Exercise objective -
In the data below, find the line that contains "Can you find integers x, y such" and the line that contains "4. x is divisible by 4". Copy both, plus every line between them, exactly.

++++++

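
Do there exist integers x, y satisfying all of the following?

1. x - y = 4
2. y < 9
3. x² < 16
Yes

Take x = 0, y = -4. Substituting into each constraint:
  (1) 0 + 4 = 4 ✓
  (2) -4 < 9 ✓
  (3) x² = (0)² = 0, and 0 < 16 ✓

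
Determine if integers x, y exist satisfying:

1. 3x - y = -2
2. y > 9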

++++++

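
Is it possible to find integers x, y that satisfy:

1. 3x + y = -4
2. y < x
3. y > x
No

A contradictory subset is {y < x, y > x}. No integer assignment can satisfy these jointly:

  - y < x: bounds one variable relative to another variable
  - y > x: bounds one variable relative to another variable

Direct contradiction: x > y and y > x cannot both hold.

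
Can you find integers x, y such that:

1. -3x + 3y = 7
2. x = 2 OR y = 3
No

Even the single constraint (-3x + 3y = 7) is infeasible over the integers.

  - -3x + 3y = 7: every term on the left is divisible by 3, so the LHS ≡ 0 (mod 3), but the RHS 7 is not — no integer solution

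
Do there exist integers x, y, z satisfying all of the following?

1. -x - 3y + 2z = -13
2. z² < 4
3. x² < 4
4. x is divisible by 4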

++++++

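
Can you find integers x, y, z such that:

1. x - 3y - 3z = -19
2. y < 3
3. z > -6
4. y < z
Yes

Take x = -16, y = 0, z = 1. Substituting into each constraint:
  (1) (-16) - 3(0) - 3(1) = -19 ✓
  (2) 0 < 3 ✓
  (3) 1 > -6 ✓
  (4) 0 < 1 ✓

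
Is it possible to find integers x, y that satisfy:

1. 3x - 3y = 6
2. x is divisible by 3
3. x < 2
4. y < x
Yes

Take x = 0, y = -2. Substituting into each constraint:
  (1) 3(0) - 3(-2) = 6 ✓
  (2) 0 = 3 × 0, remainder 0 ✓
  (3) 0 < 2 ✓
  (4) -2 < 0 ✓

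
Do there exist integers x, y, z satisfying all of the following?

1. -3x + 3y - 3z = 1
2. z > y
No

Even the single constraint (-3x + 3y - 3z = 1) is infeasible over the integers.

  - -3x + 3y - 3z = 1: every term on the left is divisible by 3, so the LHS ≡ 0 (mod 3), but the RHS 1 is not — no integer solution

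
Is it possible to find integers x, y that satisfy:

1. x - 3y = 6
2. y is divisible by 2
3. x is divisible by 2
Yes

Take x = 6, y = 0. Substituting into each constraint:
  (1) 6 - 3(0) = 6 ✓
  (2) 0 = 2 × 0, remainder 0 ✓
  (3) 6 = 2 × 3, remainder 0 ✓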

++++++

Result below -
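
Can you find integers x, y such that:

1. -3x + 3y = 7
2. x = 2 OR y = 3
No

Even the single constraint (-3x + 3y = 7) is infeasible over the integers.

  - -3x + 3y = 7: every term on the left is divisible by 3, so the LHS ≡ 0 (mod 3), but the RHS 7 is not — no integer solution

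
Do there exist integers x, y, z satisfying all of the following?

1. -x - 3y + 2z = -13
2. z² < 4
3. x² < 4
4. x is divisible by 4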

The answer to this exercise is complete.